[Dataset entries]
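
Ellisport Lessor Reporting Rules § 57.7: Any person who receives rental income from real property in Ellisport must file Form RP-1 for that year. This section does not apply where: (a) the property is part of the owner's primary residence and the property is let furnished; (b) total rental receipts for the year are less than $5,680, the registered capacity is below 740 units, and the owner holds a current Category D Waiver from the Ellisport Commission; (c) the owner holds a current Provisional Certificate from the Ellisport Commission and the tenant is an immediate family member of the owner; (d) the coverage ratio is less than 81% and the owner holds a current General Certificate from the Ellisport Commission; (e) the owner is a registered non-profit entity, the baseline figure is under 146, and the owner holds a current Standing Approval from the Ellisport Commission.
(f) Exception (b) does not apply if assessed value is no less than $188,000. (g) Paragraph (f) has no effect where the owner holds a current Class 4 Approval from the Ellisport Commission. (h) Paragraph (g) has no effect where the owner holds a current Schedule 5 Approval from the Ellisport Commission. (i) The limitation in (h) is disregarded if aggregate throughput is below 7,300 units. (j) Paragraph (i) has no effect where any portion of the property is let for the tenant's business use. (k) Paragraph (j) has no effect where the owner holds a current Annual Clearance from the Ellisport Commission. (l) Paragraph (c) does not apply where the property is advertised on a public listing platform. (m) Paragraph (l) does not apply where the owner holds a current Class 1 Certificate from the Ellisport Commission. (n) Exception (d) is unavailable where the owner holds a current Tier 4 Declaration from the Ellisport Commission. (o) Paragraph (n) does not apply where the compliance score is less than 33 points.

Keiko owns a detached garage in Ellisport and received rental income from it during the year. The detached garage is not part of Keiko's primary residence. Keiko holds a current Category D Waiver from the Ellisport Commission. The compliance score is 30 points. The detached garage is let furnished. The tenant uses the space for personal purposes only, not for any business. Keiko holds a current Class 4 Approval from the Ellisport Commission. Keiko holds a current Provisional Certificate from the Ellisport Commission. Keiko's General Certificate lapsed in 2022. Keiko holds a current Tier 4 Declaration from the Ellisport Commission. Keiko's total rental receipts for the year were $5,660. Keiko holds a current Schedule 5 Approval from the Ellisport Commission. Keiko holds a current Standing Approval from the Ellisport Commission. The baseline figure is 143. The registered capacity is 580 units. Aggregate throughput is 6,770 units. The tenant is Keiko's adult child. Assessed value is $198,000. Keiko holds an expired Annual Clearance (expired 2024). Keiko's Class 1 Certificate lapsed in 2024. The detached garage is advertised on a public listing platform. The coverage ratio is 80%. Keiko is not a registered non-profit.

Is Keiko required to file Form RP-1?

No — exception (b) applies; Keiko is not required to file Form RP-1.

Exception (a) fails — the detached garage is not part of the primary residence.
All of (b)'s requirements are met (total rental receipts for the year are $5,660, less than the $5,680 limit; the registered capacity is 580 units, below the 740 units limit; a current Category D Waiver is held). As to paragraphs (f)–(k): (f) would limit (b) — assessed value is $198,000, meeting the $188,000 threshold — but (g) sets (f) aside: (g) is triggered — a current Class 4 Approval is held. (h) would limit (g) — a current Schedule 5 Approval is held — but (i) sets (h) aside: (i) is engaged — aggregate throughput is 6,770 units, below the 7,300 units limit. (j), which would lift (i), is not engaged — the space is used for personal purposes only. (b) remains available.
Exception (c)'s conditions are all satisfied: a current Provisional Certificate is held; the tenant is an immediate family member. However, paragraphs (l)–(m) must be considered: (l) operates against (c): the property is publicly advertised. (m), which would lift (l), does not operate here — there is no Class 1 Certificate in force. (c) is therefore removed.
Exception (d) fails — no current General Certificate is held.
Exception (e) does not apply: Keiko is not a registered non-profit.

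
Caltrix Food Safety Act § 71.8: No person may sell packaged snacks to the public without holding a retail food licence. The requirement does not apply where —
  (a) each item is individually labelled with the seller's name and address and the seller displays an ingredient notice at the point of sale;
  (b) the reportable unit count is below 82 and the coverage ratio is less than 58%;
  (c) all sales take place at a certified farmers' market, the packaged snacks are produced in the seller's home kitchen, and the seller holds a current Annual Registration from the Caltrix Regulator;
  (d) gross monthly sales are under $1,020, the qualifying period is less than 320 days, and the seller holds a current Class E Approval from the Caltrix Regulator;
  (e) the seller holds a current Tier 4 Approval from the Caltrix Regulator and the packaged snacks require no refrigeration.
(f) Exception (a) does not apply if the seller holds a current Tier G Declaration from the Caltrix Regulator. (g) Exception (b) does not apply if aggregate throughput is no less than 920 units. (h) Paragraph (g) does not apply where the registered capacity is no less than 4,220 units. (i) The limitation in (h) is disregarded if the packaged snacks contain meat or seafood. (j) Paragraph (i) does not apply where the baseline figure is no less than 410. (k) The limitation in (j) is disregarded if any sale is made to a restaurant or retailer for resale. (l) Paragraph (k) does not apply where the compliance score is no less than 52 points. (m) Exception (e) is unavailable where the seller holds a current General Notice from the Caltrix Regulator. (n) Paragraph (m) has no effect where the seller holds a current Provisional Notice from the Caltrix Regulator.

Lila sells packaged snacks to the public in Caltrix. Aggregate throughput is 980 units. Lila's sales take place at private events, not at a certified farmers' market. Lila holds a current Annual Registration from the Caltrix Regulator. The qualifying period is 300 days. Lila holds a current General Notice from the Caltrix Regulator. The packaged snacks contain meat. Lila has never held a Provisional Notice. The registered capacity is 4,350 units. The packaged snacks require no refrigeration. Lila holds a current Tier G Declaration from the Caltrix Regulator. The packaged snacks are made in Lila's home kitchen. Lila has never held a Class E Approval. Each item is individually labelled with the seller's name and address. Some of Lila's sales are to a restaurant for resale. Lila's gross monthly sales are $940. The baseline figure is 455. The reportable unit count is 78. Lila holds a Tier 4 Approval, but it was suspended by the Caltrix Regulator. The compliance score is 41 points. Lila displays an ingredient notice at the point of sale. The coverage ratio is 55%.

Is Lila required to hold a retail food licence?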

---

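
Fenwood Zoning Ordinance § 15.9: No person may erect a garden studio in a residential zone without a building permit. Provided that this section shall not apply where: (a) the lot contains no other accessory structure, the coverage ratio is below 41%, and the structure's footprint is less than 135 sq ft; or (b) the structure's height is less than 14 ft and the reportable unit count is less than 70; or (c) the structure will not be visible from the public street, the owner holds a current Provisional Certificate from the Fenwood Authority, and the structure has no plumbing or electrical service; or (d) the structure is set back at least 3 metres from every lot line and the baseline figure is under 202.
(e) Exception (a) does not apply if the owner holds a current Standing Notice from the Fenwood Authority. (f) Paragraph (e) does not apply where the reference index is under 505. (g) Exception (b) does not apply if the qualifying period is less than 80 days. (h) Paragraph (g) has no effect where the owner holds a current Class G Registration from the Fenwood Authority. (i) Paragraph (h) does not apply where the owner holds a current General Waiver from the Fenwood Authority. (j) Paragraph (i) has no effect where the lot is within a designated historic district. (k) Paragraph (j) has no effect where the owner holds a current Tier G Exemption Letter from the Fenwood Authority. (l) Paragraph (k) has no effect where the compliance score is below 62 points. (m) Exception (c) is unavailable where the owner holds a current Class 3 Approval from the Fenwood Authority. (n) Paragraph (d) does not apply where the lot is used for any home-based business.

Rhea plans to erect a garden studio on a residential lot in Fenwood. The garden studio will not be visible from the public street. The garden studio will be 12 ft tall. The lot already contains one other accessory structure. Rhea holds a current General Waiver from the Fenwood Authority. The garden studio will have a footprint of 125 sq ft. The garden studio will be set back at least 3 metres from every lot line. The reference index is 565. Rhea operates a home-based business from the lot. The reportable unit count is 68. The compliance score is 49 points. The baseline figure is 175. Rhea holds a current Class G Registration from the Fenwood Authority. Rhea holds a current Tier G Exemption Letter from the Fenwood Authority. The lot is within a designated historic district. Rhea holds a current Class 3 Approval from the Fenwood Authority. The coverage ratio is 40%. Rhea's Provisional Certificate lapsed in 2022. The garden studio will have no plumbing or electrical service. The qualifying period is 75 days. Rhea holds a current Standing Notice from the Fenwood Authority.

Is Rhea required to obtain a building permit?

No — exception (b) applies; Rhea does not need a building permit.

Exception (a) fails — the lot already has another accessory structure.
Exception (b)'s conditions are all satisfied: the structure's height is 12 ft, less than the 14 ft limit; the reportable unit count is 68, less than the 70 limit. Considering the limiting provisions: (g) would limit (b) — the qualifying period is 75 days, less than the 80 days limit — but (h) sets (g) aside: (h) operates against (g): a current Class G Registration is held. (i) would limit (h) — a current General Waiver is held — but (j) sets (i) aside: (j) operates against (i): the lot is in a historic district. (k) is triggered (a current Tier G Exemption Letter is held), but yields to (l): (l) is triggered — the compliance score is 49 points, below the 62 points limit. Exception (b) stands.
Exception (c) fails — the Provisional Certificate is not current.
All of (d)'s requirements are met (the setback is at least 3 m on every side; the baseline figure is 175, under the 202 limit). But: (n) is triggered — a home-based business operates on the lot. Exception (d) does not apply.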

■ Your goal
Only the lines with the string "licence" are wanted; pick them out of the records above and copy them.

■ Result of this task
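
Caltrix Food Safety Act § 71.8: No person may sell packaged snacks to the public without holding a retail food licence. The requirement does not apply where —
Is Lila required to hold a retail food licence?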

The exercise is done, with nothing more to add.